What is being asked:
The response must consist of the lines below from the one with "A program is loaded at base address 0xbe0a." through the one with "You are reverse-engineering firmware for a custom 32-bit", exactly as they appear and with both ends kept.

'''

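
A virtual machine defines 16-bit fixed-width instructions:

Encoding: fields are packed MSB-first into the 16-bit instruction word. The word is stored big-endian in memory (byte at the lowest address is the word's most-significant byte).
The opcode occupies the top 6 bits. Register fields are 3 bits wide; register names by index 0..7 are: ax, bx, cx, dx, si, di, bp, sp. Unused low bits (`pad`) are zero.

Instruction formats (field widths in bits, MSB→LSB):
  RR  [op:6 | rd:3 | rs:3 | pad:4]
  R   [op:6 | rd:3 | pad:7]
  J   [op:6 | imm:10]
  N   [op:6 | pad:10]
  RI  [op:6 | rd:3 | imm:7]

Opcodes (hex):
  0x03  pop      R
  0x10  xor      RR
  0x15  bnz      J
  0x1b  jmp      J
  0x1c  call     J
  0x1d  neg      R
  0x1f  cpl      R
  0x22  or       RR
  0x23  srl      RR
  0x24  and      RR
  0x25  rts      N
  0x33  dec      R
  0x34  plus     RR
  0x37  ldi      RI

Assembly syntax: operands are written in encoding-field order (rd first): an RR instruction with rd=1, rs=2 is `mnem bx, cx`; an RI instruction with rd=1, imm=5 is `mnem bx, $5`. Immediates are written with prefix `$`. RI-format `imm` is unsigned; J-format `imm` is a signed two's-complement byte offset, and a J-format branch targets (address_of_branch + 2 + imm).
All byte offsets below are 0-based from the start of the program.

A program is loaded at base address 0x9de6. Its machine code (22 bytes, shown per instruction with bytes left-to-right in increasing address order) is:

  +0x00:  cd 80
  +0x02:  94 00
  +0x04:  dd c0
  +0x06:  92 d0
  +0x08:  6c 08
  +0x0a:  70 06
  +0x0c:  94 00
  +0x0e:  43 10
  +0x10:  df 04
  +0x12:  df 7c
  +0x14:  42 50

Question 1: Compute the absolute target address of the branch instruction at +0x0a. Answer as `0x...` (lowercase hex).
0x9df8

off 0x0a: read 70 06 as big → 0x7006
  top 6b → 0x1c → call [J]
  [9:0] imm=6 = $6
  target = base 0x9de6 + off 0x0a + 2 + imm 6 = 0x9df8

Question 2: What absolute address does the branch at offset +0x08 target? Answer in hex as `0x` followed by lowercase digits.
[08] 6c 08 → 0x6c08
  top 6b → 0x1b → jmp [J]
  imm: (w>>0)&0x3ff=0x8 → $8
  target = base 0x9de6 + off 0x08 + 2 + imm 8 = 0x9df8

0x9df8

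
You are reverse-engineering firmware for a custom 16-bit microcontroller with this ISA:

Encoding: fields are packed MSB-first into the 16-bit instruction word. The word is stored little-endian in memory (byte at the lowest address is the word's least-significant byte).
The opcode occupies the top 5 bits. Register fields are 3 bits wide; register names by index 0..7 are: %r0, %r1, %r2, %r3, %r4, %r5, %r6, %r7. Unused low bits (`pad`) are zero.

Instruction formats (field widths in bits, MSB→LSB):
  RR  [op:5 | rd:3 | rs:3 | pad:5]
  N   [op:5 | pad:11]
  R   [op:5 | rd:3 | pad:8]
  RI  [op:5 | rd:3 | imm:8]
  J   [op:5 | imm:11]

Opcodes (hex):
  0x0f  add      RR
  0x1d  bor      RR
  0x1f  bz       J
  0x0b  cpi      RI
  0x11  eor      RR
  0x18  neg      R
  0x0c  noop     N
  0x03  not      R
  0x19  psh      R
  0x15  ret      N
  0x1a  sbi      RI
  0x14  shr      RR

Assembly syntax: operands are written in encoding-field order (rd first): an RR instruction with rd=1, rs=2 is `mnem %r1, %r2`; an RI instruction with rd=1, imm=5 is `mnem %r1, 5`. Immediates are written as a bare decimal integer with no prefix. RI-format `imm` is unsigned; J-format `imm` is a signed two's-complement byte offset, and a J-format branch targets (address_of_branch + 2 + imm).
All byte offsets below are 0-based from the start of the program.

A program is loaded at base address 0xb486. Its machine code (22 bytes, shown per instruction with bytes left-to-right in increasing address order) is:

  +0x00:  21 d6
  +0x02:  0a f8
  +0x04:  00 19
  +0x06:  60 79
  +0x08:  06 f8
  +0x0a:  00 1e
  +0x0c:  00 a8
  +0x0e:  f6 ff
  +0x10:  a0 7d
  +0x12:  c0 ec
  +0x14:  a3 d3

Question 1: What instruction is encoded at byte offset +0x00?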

'''
'''

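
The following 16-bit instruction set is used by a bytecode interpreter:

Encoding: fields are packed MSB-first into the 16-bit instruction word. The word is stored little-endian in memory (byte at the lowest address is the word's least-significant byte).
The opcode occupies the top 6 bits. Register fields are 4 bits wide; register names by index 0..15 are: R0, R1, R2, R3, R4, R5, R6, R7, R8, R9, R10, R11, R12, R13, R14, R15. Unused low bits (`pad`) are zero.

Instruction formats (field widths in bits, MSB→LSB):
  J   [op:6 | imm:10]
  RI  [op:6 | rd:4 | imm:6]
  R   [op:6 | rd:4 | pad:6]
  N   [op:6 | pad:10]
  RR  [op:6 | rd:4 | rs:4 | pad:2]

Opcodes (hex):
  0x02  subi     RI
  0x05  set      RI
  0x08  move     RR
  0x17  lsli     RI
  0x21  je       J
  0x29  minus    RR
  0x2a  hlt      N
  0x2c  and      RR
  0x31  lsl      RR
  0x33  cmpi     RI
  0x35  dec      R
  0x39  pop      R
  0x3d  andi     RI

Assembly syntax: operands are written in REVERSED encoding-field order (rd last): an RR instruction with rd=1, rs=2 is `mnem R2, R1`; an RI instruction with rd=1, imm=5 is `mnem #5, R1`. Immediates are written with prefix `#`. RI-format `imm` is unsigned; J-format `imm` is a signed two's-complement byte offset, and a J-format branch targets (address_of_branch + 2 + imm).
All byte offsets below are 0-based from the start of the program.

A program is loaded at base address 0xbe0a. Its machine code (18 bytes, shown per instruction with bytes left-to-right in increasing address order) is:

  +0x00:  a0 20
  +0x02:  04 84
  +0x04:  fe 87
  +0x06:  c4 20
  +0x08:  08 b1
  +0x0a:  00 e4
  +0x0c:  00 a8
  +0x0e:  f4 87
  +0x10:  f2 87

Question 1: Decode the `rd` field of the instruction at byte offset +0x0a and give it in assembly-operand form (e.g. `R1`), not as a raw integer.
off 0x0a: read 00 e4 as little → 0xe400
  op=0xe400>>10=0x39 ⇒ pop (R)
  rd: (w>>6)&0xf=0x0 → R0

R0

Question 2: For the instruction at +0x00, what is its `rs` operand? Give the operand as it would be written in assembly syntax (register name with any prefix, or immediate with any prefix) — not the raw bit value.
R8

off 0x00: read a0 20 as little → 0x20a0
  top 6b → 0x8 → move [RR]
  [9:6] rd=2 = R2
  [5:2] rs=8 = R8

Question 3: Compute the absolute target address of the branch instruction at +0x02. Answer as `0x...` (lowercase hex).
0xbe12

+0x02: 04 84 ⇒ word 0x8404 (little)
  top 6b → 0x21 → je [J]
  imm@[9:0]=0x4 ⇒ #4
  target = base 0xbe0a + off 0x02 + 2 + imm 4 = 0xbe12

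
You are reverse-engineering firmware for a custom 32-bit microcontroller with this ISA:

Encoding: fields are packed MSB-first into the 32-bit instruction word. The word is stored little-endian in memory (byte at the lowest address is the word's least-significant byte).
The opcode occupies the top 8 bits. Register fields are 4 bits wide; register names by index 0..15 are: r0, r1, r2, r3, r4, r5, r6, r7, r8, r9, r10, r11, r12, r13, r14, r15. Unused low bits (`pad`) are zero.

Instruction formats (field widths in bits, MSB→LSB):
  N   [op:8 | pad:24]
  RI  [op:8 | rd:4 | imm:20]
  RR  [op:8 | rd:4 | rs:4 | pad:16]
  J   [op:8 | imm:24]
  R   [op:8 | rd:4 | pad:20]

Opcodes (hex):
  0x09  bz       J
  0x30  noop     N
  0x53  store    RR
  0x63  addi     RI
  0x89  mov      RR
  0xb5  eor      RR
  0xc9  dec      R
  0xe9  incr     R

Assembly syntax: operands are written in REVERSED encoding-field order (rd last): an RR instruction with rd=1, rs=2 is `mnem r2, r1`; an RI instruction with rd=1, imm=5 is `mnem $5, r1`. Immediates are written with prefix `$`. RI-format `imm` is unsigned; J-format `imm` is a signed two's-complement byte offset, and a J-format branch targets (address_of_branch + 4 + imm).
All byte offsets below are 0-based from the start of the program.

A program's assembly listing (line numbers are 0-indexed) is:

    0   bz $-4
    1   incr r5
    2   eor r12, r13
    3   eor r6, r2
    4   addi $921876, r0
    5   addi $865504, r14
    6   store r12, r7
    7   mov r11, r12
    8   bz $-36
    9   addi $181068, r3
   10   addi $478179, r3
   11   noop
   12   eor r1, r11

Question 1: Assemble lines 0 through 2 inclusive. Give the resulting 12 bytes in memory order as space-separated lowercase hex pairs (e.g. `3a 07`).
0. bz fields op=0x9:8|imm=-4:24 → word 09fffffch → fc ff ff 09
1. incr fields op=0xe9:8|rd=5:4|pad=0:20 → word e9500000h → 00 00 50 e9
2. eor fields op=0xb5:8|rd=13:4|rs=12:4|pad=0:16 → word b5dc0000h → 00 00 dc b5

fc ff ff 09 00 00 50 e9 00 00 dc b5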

'''

Answer to this exercise:
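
A program is loaded at base address 0xbe0a. Its machine code (18 bytes, shown per instruction with bytes left-to-right in increasing address order) is:

  +0x00:  a0 20
  +0x02:  04 84
  +0x04:  fe 87
  +0x06:  c4 20
  +0x08:  08 b1
  +0x0a:  00 e4
  +0x0c:  00 a8
  +0x0e:  f4 87
  +0x10:  f2 87

Question 1: Decode the `rd` field of the instruction at byte offset +0x0a and give it in assembly-operand form (e.g. `R1`), not as a raw integer.
off 0x0a: read 00 e4 as little → 0xe400
  op=0xe400>>10=0x39 ⇒ pop (R)
  rd: (w>>6)&0xf=0x0 → R0

R0

Question 2: For the instruction at +0x00, what is its `rs` operand? Give the operand as it would be written in assembly syntax (register name with any prefix, or immediate with any prefix) — not the raw bit value.
R8

off 0x00: read a0 20 as little → 0x20a0
  top 6b → 0x8 → move [RR]
  [9:6] rd=2 = R2
  [5:2] rs=8 = R8

Question 3: Compute the absolute target address of the branch instruction at +0x02. Answer as `0x...` (lowercase hex).
0xbe12

+0x02: 04 84 ⇒ word 0x8404 (little)
  top 6b → 0x21 → je [J]
  imm@[9:0]=0x4 ⇒ #4
  target = base 0xbe0a + off 0x02 + 2 + imm 4 = 0xbe12

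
You are reverse-engineering firmware for a custom 32-bit microcontroller with this ISA: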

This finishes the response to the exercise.